[[ Provided data, beginning ]]

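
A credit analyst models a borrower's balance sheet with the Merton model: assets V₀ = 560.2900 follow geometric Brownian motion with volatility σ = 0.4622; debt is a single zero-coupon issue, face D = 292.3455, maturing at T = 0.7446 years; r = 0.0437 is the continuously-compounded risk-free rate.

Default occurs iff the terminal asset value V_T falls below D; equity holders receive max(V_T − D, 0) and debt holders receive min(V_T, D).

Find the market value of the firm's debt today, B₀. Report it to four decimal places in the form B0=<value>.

B0=280.2117

d₁ = [ln(V₀/D) + (r + σ²/2)T] / (σ√T)
   = [ln(560.2900/292.3455) + (0.0437 + 0.5·0.4622²)·0.7446] / (0.4622·√0.7446)
   = [0.650518 + 0.112073] / 0.398833 = 1.912055
d₂ = d₁ − σ√T = 1.912055 − 0.398833 = 1.513222
N(d₁) = 0.972065,  N(d₂) = 0.934888,  e^(−rT) = 0.967985
E₀ = V₀·N(d₁) − D·e^(−rT)·N(d₂)
   = 560.2900·0.972065 − 292.3455·0.967985·0.934888 = 280.078267
B₀ = V₀ − E₀ = 560.2900 − 280.078267 = 280.211733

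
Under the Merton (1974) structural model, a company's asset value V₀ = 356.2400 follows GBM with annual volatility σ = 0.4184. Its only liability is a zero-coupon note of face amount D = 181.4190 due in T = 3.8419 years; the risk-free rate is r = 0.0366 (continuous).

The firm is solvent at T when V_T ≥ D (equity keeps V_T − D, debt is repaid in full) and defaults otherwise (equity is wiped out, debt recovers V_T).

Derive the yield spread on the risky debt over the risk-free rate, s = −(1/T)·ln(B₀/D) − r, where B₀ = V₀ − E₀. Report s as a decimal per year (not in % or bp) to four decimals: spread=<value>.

d₁ = [ln(V₀/D) + (r + σ²/2)T] / (σ√T)
   = [ln(356.2400/181.4190) + (0.0366 + 0.5·0.4184²)·3.8419] / (0.4184·√3.8419)
   = [0.674795 + 0.476892] / 0.820096 = 1.404333
d₂ = d₁ − σ√T = 1.404333 − 0.820096 = 0.584237
N(d₁) = 0.919890,  N(d₂) = 0.720469,  e^(−rT) = 0.868825
E₀ = V₀·N(d₁) − D·e^(−rT)·N(d₂)
   = 356.2400·0.919890 − 181.4190·0.868825·0.720469 = 214.140270
B₀ = V₀ − E₀ = 356.2400 − 214.140270 = 142.099730
spread = −(1/T)·ln(B₀/D) − r = −(1/3.8419)·ln(142.099730/181.4190) − 0.0366 = 0.02698316

spread=0.0270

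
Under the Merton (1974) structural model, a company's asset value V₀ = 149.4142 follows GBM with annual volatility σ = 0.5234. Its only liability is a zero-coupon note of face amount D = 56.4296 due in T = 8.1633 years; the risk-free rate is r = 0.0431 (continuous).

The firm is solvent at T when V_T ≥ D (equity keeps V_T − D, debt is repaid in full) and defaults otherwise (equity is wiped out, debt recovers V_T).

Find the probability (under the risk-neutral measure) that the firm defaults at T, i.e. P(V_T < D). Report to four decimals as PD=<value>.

PD=0.4448

d₁ = [ln(V₀/D) + (r + σ²/2)T] / (σ√T)
   = [ln(149.4142/56.4296) + (0.0431 + 0.5·0.5234²)·8.1633] / (0.5234·√8.1633)
   = [0.973728 + 1.469996] / 1.495432 = 1.634127
d₂ = d₁ − σ√T = 1.634127 − 1.495432 = 0.138695
risk-neutral PD = N(−d₂) = N(-0.138695) = 0.444846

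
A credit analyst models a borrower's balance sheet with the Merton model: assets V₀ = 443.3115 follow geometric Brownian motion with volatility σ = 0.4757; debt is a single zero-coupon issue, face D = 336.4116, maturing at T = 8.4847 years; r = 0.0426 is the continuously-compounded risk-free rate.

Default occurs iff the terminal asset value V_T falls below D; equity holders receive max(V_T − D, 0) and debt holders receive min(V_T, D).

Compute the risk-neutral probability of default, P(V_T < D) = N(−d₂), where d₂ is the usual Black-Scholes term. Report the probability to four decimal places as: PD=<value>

PD=0.5921

d₁ = [ln(V₀/D) + (r + σ²/2)T] / (σ√T)
   = [ln(443.3115/336.4116) + (0.0426 + 0.5·0.4757²)·8.4847] / (0.4757·√8.4847)
   = [0.275937 + 1.321452] / 1.385643 = 1.152814
d₂ = d₁ − σ√T = 1.152814 − 1.385643 = -0.232829
risk-neutral PD = N(−d₂) = N(0.232829) = 0.592053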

[[ Provided data, end ]]

• _What you are asked to do_: Show each line of the material that includes the string "note" by copying it.

• _Solution to this exercise_:
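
Under the Merton (1974) structural model, a company's asset value V₀ = 356.2400 follows GBM with annual volatility σ = 0.4184. Its only liability is a zero-coupon note of face amount D = 181.4190 due in T = 3.8419 years; the risk-free rate is r = 0.0366 (continuous).
Under the Merton (1974) structural model, a company's asset value V₀ = 149.4142 follows GBM with annual volatility σ = 0.5234. Its only liability is a zero-coupon note of face amount D = 56.4296 due in T = 8.1633 years; the risk-free rate is r = 0.0431 (continuous).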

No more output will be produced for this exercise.